Using the entries below, quote exactly the span of lines that begins with the line containing "In the SMILES string CCC(C#C)(CCCC(C(N)=O)(C#N)C)N, how" and ends with the final line.

* * * *

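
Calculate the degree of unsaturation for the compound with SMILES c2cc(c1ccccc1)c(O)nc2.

Molecular formula from the SMILES: C11H9NO.
DoU = (2C + 2 + N − H − X)/2 = (2·11 + 2 + 1 − 9 − 0)/2 = 16/2 = 8.
(Structurally: 2 ring(s) + 6 π bond(s) = 8.)

8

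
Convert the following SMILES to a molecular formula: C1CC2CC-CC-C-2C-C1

Heavy atoms from the SMILES: 10 C.
Implicit hydrogens by atom environment:
  8 × C: 2 H each → 16
  2 × C: 1 H each → 2
  Total hydrogens = 18.
Molecular formula: C10H18

C10H18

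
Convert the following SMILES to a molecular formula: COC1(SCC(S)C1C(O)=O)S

Heavy atoms from the SMILES: 6 C, 3 O, 3 S.
Implicit hydrogens by atom environment:
  2 × C: 1 H each → 2
  2 × C: no H
  2 × O: no H
  2 × S: 1 H each → 2
  1 × C: 3 H
  1 × C: 2 H
  1 × O: 1 H
  1 × S: no H
  Total hydrogens = 10.
Molecular formula: C6H10O3S3

C6H10O3S3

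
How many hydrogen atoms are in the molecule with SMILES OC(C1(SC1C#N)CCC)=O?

Hydrogens are implicit in SMILES; fill each atom to its normal valence:
  3 × C: no H
  2 × C: 2 H each → 4
  1 × C: 3 H
  1 × C: 1 H
  1 × N: no H
  1 × O: 1 H
  1 × O: no H
  1 × S: no H
  Total hydrogens = 9.

9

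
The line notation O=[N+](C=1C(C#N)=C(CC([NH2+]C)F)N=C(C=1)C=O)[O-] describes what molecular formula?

C10H10FN4O3+

Heavy atoms from the SMILES: 10 C, 1 F, 4 N, 3 O.
Implicit hydrogens by atom environment:
  4 × C (aromatic): no H
  2 × C: 1 H each → 2
  2 × O: no H
  1 × C: 3 H
  1 × C: 2 H
  1 × C (aromatic): 1 H
  1 × C: no H
  1 × F: no H
  1 × N (charge +1): 2 H
  1 × N (aromatic): no H
  1 × N (charge +1): no H
  1 × N: no H
  1 × O (charge -1): no H
  Total hydrogens = 10.
Net charge +1.
Molecular formula: C10H10FN4O3+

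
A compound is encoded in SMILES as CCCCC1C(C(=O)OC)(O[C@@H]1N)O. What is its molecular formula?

C9H17NO4

Heavy atoms from the SMILES: 9 C, 1 N, 4 O.
Implicit hydrogens by atom environment:
  3 × C: 2 H each → 6
  3 × O: no H
  2 × C: 3 H each → 6
  2 × C: 1 H each → 2
  2 × C: no H
  1 × N: 2 H
  1 × O: 1 H
  Total hydrogens = 17.
Molecular formula: C9H17NO4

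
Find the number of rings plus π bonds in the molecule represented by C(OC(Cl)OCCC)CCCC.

Molecular formula from the SMILES: C9H19ClO2.
DoU = (2C + 2 + N − H − X)/2 = (2·9 + 2 + 0 − 19 − 1)/2 = 0/2 = 0.
(Structurally: 0 ring(s) + 0 π bond(s) = 0.)

0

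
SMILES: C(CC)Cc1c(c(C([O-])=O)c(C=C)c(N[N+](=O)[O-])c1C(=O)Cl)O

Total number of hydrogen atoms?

Hydrogens are implicit in SMILES; fill each atom to its normal valence:
  6 × C (aromatic): no H
  4 × C: 2 H each → 8
  3 × O: no H
  2 × C: no H
  2 × O (charge -1): no H
  1 × C: 3 H
  1 × C: 1 H
  1 × Cl: no H
  1 × N: 1 H
  1 × N (charge +1): no H
  1 × O: 1 H
  Total hydrogens = 14.

14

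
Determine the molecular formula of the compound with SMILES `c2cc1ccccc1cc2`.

C10H8

Heavy atoms from the SMILES: 10 C.
Implicit hydrogens by atom environment:
  8 × C (aromatic): 1 H each → 8
  2 × C (aromatic): no H
  Total hydrogens = 8.
Molecular formula: C10H8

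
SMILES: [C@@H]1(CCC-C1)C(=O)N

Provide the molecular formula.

C6H11NO

Heavy atoms from the SMILES: 6 C, 1 N, 1 O.
Implicit hydrogens by atom environment:
  4 × C: 2 H each → 8
  1 × C: 1 H
  1 × C: no H
  1 × N: 2 H
  1 × O: no H
  Total hydrogens = 11.
Molecular formula: C6H11NO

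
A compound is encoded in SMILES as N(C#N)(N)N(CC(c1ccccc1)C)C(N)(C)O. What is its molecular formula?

C12H19N5O

Heavy atoms from the SMILES: 12 C, 5 N, 1 O.
Implicit hydrogens by atom environment:
  5 × C (aromatic): 1 H each → 5
  3 × N: no H
  2 × C: 3 H each → 6
  2 × C: no H
  2 × N: 2 H each → 4
  1 × C: 2 H
  1 × C: 1 H
  1 × C (aromatic): no H
  1 × O: 1 H
  Total hydrogens = 19.
Molecular formula: C12H19N5O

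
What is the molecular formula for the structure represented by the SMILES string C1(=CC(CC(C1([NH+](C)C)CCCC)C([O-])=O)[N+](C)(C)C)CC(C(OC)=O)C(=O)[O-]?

Heavy atoms from the SMILES: 21 C, 2 N, 6 O.
Implicit hydrogens by atom environment:
  7 × C: 3 H each → 21
  5 × C: 2 H each → 10
  5 × C: no H
  4 × C: 1 H each → 4
  4 × O: no H
  2 × O (charge -1): no H
  1 × N (charge +1): 1 H
  1 × N (charge +1): no H
  Total hydrogens = 36.
Molecular formula: C21H36N2O6

C21H36N2O6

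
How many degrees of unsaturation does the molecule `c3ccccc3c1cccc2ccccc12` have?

Molecular formula from the SMILES: C16H12.
DoU = (2C + 2 + N − H − X)/2 = (2·16 + 2 + 0 − 12 − 0)/2 = 22/2 = 11.
(Structurally: 3 ring(s) + 8 π bond(s) = 11.)

11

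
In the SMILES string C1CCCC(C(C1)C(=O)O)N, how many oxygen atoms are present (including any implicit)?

The symbol for oxygen appears 2 times in the SMILES.

2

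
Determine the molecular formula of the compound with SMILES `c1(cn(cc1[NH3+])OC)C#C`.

C7H9N2O+

Heavy atoms from the SMILES: 7 C, 2 N, 1 O.
Implicit hydrogens by atom environment:
  2 × C (aromatic): 1 H each → 2
  2 × C (aromatic): no H
  1 × C: 3 H
  1 × C: 1 H
  1 × C: no H
  1 × N (charge +1): 3 H
  1 × N (aromatic): no H
  1 × O: no H
  Total hydrogens = 9.
Net charge +1.
Molecular formula: C7H9N2O+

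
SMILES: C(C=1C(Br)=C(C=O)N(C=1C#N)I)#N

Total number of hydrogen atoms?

Hydrogens are implicit in SMILES; fill each atom to its normal valence:
  4 × C (aromatic): no H
  2 × C: no H
  2 × N: no H
  1 × Br: no H
  1 × C: 1 H
  1 × I: no H
  1 × N (aromatic): no H
  1 × O: no H
  Total hydrogens = 1.

1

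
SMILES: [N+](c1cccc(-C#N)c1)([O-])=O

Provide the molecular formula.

Heavy atoms from the SMILES: 7 C, 2 N, 2 O.
Implicit hydrogens by atom environment:
  4 × C (aromatic): 1 H each → 4
  2 × C (aromatic): no H
  1 × C: no H
  1 × N: no H
  1 × N (charge +1): no H
  1 × O: no H
  1 × O (charge -1): no H
  Total hydrogens = 4.
Molecular formula: C7H4N2O2

C7H4N2O2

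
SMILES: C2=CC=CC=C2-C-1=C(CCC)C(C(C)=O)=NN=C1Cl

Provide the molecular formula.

Heavy atoms from the SMILES: 15 C, 1 Cl, 2 N, 1 O.
Implicit hydrogens by atom environment:
  5 × C (aromatic): 1 H each → 5
  5 × C (aromatic): no H
  2 × C: 3 H each → 6
  2 × C: 2 H each → 4
  2 × N (aromatic): no H
  1 × C: no H
  1 × Cl: no H
  1 × O: no H
  Total hydrogens = 15.
Molecular formula: C15H15ClN2O

C15H15ClN2O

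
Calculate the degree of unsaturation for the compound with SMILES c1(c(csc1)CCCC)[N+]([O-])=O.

4

Molecular formula from the SMILES: C8H11NO2S.
DoU = (2C + 2 + N − H − X)/2 = (2·8 + 2 + 1 − 11 − 0)/2 = 8/2 = 4.
(Structurally: 1 ring(s) + 3 π bond(s) = 4.)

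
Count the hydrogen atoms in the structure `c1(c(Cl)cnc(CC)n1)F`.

Hydrogens are implicit in SMILES; fill each atom to its normal valence:
  3 × C (aromatic): no H
  2 × N (aromatic): no H
  1 × C: 3 H
  1 × C: 2 H
  1 × C (aromatic): 1 H
  1 × Cl: no H
  1 × F: no H
  Total hydrogens = 6.

6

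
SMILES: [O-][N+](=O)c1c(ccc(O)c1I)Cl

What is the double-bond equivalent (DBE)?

Molecular formula from the SMILES: C6H3ClINO3.
DoU = (2C + 2 + N − H − X)/2 = (2·6 + 2 + 1 − 3 − 2)/2 = 10/2 = 5.
(Structurally: 1 ring(s) + 4 π bond(s) = 5.)

5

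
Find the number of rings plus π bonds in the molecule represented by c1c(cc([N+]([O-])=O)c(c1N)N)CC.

Molecular formula from the SMILES: C8H11N3O2.
DoU = (2C + 2 + N − H − X)/2 = (2·8 + 2 + 3 − 11 − 0)/2 = 10/2 = 5.
(Structurally: 1 ring(s) + 4 π bond(s) = 5.)

5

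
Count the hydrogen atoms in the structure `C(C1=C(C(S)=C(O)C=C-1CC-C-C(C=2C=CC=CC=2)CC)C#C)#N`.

21

Hydrogens are implicit in SMILES; fill each atom to its normal valence:
  6 × C (aromatic): 1 H each → 6
  6 × C (aromatic): no H
  4 × C: 2 H each → 8
  2 × C: 1 H each → 2
  2 × C: no H
  1 × C: 3 H
  1 × N: no H
  1 × O: 1 H
  1 × S: 1 H
  Total hydrogens = 21.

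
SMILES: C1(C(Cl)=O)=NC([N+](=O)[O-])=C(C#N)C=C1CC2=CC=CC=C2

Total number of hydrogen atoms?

Hydrogens are implicit in SMILES; fill each atom to its normal valence:
  6 × C (aromatic): 1 H each → 6
  5 × C (aromatic): no H
  2 × C: no H
  2 × O: no H
  1 × C: 2 H
  1 × Cl: no H
  1 × N (aromatic): no H
  1 × N (charge +1): no H
  1 × N: no H
  1 × O (charge -1): no H
  Total hydrogens = 8.

8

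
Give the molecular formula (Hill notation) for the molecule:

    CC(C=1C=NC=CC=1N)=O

C7H8N2O

Heavy atoms from the SMILES: 7 C, 2 N, 1 O.
Implicit hydrogens by atom environment:
  3 × C (aromatic): 1 H each → 3
  2 × C (aromatic): no H
  1 × C: 3 H
  1 × C: no H
  1 × N: 2 H
  1 × N (aromatic): no H
  1 × O: no H
  Total hydrogens = 8.
Molecular formula: C7H8N2O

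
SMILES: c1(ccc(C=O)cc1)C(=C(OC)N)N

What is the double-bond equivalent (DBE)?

6

Molecular formula from the SMILES: C10H12N2O2.
DoU = (2C + 2 + N − H − X)/2 = (2·10 + 2 + 2 − 12 − 0)/2 = 12/2 = 6.
(Structurally: 1 ring(s) + 5 π bond(s) = 6.)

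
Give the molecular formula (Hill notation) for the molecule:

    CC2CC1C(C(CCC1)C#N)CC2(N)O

Heavy atoms from the SMILES: 12 C, 2 N, 1 O.
Implicit hydrogens by atom environment:
  5 × C: 2 H each → 10
  4 × C: 1 H each → 4
  2 × C: no H
  1 × C: 3 H
  1 × N: 2 H
  1 × N: no H
  1 × O: 1 H
  Total hydrogens = 20.
Molecular formula: C12H20N2O

C12H20N2O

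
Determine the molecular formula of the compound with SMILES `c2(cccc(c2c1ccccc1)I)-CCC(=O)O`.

C15H13IO2

Heavy atoms from the SMILES: 15 C, 1 I, 2 O.
Implicit hydrogens by atom environment:
  8 × C (aromatic): 1 H each → 8
  4 × C (aromatic): no H
  2 × C: 2 H each → 4
  1 × C: no H
  1 × I: no H
  1 × O: 1 H
  1 × O: no H
  Total hydrogens = 13.
Molecular formula: C15H13IO2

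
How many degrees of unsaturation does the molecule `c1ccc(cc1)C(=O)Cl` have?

5

Molecular formula from the SMILES: C7H5ClO.
DoU = (2C + 2 + N − H − X)/2 = (2·7 + 2 + 0 − 5 − 1)/2 = 10/2 = 5.
(Structurally: 1 ring(s) + 4 π bond(s) = 5.)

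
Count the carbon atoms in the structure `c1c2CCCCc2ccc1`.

The symbol for carbon appears 10 times in the SMILES. Lowercase c denotes aromatic carbon and counts toward C.

10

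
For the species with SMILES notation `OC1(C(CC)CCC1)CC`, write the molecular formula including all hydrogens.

C9H18O

Heavy atoms from the SMILES: 9 C, 1 O.
Implicit hydrogens by atom environment:
  5 × C: 2 H each → 10
  2 × C: 3 H each → 6
  1 × C: 1 H
  1 × C: no H
  1 × O: 1 H
  Total hydrogens = 18.
Molecular formula: C9H18O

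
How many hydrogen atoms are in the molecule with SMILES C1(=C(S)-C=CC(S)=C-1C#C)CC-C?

Hydrogens are implicit in SMILES; fill each atom to its normal valence:
  4 × C (aromatic): no H
  2 × C: 2 H each → 4
  2 × C (aromatic): 1 H each → 2
  2 × S: 1 H each → 2
  1 × C: 3 H
  1 × C: 1 H
  1 × C: no H
  Total hydrogens = 12.

12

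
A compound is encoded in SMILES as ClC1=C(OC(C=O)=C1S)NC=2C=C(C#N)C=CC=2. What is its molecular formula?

C12H7ClN2O2S

Heavy atoms from the SMILES: 12 C, 1 Cl, 2 N, 2 O, 1 S.
Implicit hydrogens by atom environment:
  6 × C (aromatic): no H
  4 × C (aromatic): 1 H each → 4
  1 × C: 1 H
  1 × C: no H
  1 × Cl: no H
  1 × N: 1 H
  1 × N: no H
  1 × O (aromatic): no H
  1 × O: no H
  1 × S: 1 H
  Total hydrogens = 7.
Molecular formula: C12H7ClN2O2S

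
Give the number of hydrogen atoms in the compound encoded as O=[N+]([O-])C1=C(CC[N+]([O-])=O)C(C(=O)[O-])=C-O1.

5

Hydrogens are implicit in SMILES; fill each atom to its normal valence:
  3 × C (aromatic): no H
  3 × O: no H
  3 × O (charge -1): no H
  2 × C: 2 H each → 4
  2 × N (charge +1): no H
  1 × C (aromatic): 1 H
  1 × C: no H
  1 × O (aromatic): no H
  Total hydrogens = 5.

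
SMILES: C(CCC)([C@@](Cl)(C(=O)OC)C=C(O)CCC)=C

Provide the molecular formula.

C13H21ClO3

Heavy atoms from the SMILES: 13 C, 1 Cl, 3 O.
Implicit hydrogens by atom environment:
  5 × C: 2 H each → 10
  4 × C: no H
  3 × C: 3 H each → 9
  2 × O: no H
  1 × C: 1 H
  1 × Cl: no H
  1 × O: 1 H
  Total hydrogens = 21.
Molecular formula: C13H21ClO3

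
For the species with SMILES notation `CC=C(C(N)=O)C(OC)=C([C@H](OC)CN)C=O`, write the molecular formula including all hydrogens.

Heavy atoms from the SMILES: 11 C, 2 N, 4 O.
Implicit hydrogens by atom environment:
  4 × C: no H
  4 × O: no H
  3 × C: 3 H each → 9
  3 × C: 1 H each → 3
  2 × N: 2 H each → 4
  1 × C: 2 H
  Total hydrogens = 18.
Molecular formula: C11H18N2O4

C11H18N2O4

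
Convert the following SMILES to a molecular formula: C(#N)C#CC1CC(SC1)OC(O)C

C9H11NO2S

Heavy atoms from the SMILES: 9 C, 1 N, 2 O, 1 S.
Implicit hydrogens by atom environment:
  3 × C: 1 H each → 3
  3 × C: no H
  2 × C: 2 H each → 4
  1 × C: 3 H
  1 × N: no H
  1 × O: 1 H
  1 × O: no H
  1 × S: no H
  Total hydrogens = 11.
Molecular formula: C9H11NO2S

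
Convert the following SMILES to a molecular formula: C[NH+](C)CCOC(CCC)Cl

C8H19ClNO+

Heavy atoms from the SMILES: 8 C, 1 Cl, 1 N, 1 O.
Implicit hydrogens by atom environment:
  4 × C: 2 H each → 8
  3 × C: 3 H each → 9
  1 × C: 1 H
  1 × Cl: no H
  1 × N (charge +1): 1 H
  1 × O: no H
  Total hydrogens = 19.
Net charge +1.
Molecular formula: C8H19ClNO+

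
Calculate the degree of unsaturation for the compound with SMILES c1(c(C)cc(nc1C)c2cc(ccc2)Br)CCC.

8

Molecular formula from the SMILES: C16H18BrN.
DoU = (2C + 2 + N − H − X)/2 = (2·16 + 2 + 1 − 18 − 1)/2 = 16/2 = 8.
(Structurally: 2 ring(s) + 6 π bond(s) = 8.)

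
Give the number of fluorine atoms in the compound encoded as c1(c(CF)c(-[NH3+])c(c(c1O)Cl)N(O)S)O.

The symbol for fluorine appears 1 time in the SMILES.

1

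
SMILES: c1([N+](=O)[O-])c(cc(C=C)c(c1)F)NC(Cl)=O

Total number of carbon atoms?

9

The symbol for carbon appears 9 times in the SMILES. Lowercase c denotes aromatic carbon and counts toward C.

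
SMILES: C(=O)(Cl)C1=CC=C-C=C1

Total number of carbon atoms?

7

The symbol for carbon appears 7 times in the SMILES. (Cl is a single chlorine, not C + l.)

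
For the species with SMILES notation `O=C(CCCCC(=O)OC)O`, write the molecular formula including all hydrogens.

C7H12O4

Heavy atoms from the SMILES: 7 C, 4 O.
Implicit hydrogens by atom environment:
  4 × C: 2 H each → 8
  3 × O: no H
  2 × C: no H
  1 × C: 3 H
  1 × O: 1 H
  Total hydrogens = 12.
Molecular formula: C7H12O4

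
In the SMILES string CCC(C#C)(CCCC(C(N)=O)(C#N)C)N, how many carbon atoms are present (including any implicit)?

12

The symbol for carbon appears 12 times in the SMILES.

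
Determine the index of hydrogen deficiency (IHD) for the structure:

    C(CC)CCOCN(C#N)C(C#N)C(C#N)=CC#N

Molecular formula from the SMILES: C13H15N5O.
DoU = (2C + 2 + N − H − X)/2 = (2·13 + 2 + 5 − 15 − 0)/2 = 18/2 = 9.
(Structurally: 0 ring(s) + 9 π bond(s) = 9.)

9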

* * * *

> REPLY
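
In the SMILES string CCC(C#C)(CCCC(C(N)=O)(C#N)C)N, how many carbon atoms are present (including any implicit)?

12

The symbol for carbon appears 12 times in the SMILES.

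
Determine the index of hydrogen deficiency (IHD) for the structure:

    C(CC)CCOCN(C#N)C(C#N)C(C#N)=CC#N

Molecular formula from the SMILES: C13H15N5O.
DoU = (2C + 2 + N − H − X)/2 = (2·13 + 2 + 5 − 15 − 0)/2 = 18/2 = 9.
(Structurally: 0 ring(s) + 9 π bond(s) = 9.)

9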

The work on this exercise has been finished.